### Directions
Reproduce the records below exactly as they are written.

^^^^

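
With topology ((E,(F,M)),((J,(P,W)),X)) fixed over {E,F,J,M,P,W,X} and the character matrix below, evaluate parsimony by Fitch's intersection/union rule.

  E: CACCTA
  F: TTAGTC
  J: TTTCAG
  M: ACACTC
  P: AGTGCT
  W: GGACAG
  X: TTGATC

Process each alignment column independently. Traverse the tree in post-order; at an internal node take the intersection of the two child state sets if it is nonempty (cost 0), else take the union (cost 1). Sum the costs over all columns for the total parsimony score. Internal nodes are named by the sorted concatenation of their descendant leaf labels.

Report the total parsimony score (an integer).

19

[col 0] FM: children F:{T}, M:{A} ∪→ {A,T}; cost 1
[col 0] EFM: children E:{C}, FM:{A,T} ∪→ {A,C,T}; cost 1
[col 0] PW: children P:{A}, W:{G} ∪→ {A,G}; cost 1
[col 0] JPW: children J:{T}, PW:{A,G} ∪→ {A,G,T}; cost 1
[col 0] JPWX: children JPW:{A,G,T}, X:{T} ∩→ {T}; cost 0
[col 0] EFJMPWX: children EFM:{A,C,T}, JPWX:{T} ∩→ {T}; cost 0
[col 1] FM: children F:{T}, M:{C} ∪→ {C,T}; cost 1
[col 1] EFM: children E:{A}, FM:{C,T} ∪→ {A,C,T}; cost 1
[col 1] PW: children P:{G}, W:{G} ∩→ {G}; cost 0
[col 1] JPW: children J:{T}, PW:{G} ∪→ {G,T}; cost 1
[col 1] JPWX: children JPW:{G,T}, X:{T} ∩→ {T}; cost 0
[col 1] EFJMPWX: children EFM:{A,C,T}, JPWX:{T} ∩→ {T}; cost 0
[col 2] FM: children F:{A}, M:{A} ∩→ {A}; cost 0
[col 2] EFM: children E:{C}, FM:{A} ∪→ {A,C}; cost 1
[col 2] PW: children P:{T}, W:{A} ∪→ {A,T}; cost 1
[col 2] JPW: children J:{T}, PW:{A,T} ∩→ {T}; cost 0
[col 2] JPWX: children JPW:{T}, X:{G} ∪→ {G,T}; cost 1
[col 2] EFJMPWX: children EFM:{A,C}, JPWX:{G,T} ∪→ {A,C,G,T}; cost 1
[col 3] FM: children F:{G}, M:{C} ∪→ {C,G}; cost 1
[col 3] EFM: children E:{C}, FM:{C,G} ∩→ {C}; cost 0
[col 3] PW: children P:{G}, W:{C} ∪→ {C,G}; cost 1
[col 3] JPW: children J:{C}, PW:{C,G} ∩→ {C}; cost 0
[col 3] JPWX: children JPW:{C}, X:{A} ∪→ {A,C}; cost 1
[col 3] EFJMPWX: children EFM:{C}, JPWX:{A,C} ∩→ {C}; cost 0
[col 4] FM: children F:{T}, M:{T} ∩→ {T}; cost 0
[col 4] EFM: children E:{T}, FM:{T} ∩→ {T}; cost 0
[col 4] PW: children P:{C}, W:{A} ∪→ {A,C}; cost 1
[col 4] JPW: children J:{A}, PW:{A,C} ∩→ {A}; cost 0
[col 4] JPWX: children JPW:{A}, X:{T} ∪→ {A,T}; cost 1
[col 4] EFJMPWX: children EFM:{T}, JPWX:{A,T} ∩→ {T}; cost 0
[col 5] FM: children F:{C}, M:{C} ∩→ {C}; cost 0
[col 5] EFM: children E:{A}, FM:{C} ∪→ {A,C}; cost 1
[col 5] PW: children P:{T}, W:{G} ∪→ {G,T}; cost 1
[col 5] JPW: children J:{G}, PW:{G,T} ∩→ {G}; cost 0
[col 5] JPWX: children JPW:{G}, X:{C} ∪→ {C,G}; cost 1
[col 5] EFJMPWX: children EFM:{A,C}, JPWX:{C,G} ∩→ {C}; cost 0
per-site changes: [4, 3, 4, 3, 2, 3]; total = 19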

^^^^

### Exercise response
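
With topology ((E,(F,M)),((J,(P,W)),X)) fixed over {E,F,J,M,P,W,X} and the character matrix below, evaluate parsimony by Fitch's intersection/union rule.

  E: CACCTA
  F: TTAGTC
  J: TTTCAG
  M: ACACTC
  P: AGTGCT
  W: GGACAG
  X: TTGATC

Process each alignment column independently. Traverse the tree in post-order; at an internal node take the intersection of the two child state sets if it is nonempty (cost 0), else take the union (cost 1). Sum the costs over all columns for the total parsimony score. Internal nodes are named by the sorted concatenation of their descendant leaf labels.

Report the total parsimony score (an integer).

19

[col 0] FM: children F:{T}, M:{A} ∪→ {A,T}; cost 1
[col 0] EFM: children E:{C}, FM:{A,T} ∪→ {A,C,T}; cost 1
[col 0] PW: children P:{A}, W:{G} ∪→ {A,G}; cost 1
[col 0] JPW: children J:{T}, PW:{A,G} ∪→ {A,G,T}; cost 1
[col 0] JPWX: children JPW:{A,G,T}, X:{T} ∩→ {T}; cost 0
[col 0] EFJMPWX: children EFM:{A,C,T}, JPWX:{T} ∩→ {T}; cost 0
[col 1] FM: children F:{T}, M:{C} ∪→ {C,T}; cost 1
[col 1] EFM: children E:{A}, FM:{C,T} ∪→ {A,C,T}; cost 1
[col 1] PW: children P:{G}, W:{G} ∩→ {G}; cost 0
[col 1] JPW: children J:{T}, PW:{G} ∪→ {G,T}; cost 1
[col 1] JPWX: children JPW:{G,T}, X:{T} ∩→ {T}; cost 0
[col 1] EFJMPWX: children EFM:{A,C,T}, JPWX:{T} ∩→ {T}; cost 0
[col 2] FM: children F:{A}, M:{A} ∩→ {A}; cost 0
[col 2] EFM: children E:{C}, FM:{A} ∪→ {A,C}; cost 1
[col 2] PW: children P:{T}, W:{A} ∪→ {A,T}; cost 1
[col 2] JPW: children J:{T}, PW:{A,T} ∩→ {T}; cost 0
[col 2] JPWX: children JPW:{T}, X:{G} ∪→ {G,T}; cost 1
[col 2] EFJMPWX: children EFM:{A,C}, JPWX:{G,T} ∪→ {A,C,G,T}; cost 1
[col 3] FM: children F:{G}, M:{C} ∪→ {C,G}; cost 1
[col 3] EFM: children E:{C}, FM:{C,G} ∩→ {C}; cost 0
[col 3] PW: children P:{G}, W:{C} ∪→ {C,G}; cost 1
[col 3] JPW: children J:{C}, PW:{C,G} ∩→ {C}; cost 0
[col 3] JPWX: children JPW:{C}, X:{A} ∪→ {A,C}; cost 1
[col 3] EFJMPWX: children EFM:{C}, JPWX:{A,C} ∩→ {C}; cost 0
[col 4] FM: children F:{T}, M:{T} ∩→ {T}; cost 0
[col 4] EFM: children E:{T}, FM:{T} ∩→ {T}; cost 0
[col 4] PW: children P:{C}, W:{A} ∪→ {A,C}; cost 1
[col 4] JPW: children J:{A}, PW:{A,C} ∩→ {A}; cost 0
[col 4] JPWX: children JPW:{A}, X:{T} ∪→ {A,T}; cost 1
[col 4] EFJMPWX: children EFM:{T}, JPWX:{A,T} ∩→ {T}; cost 0
[col 5] FM: children F:{C}, M:{C} ∩→ {C}; cost 0
[col 5] EFM: children E:{A}, FM:{C} ∪→ {A,C}; cost 1
[col 5] PW: children P:{T}, W:{G} ∪→ {G,T}; cost 1
[col 5] JPW: children J:{G}, PW:{G,T} ∩→ {G}; cost 0
[col 5] JPWX: children JPW:{G}, X:{C} ∪→ {C,G}; cost 1
[col 5] EFJMPWX: children EFM:{A,C}, JPWX:{C,G} ∩→ {C}; cost 0
per-site changes: [4, 3, 4, 3, 2, 3]; total = 19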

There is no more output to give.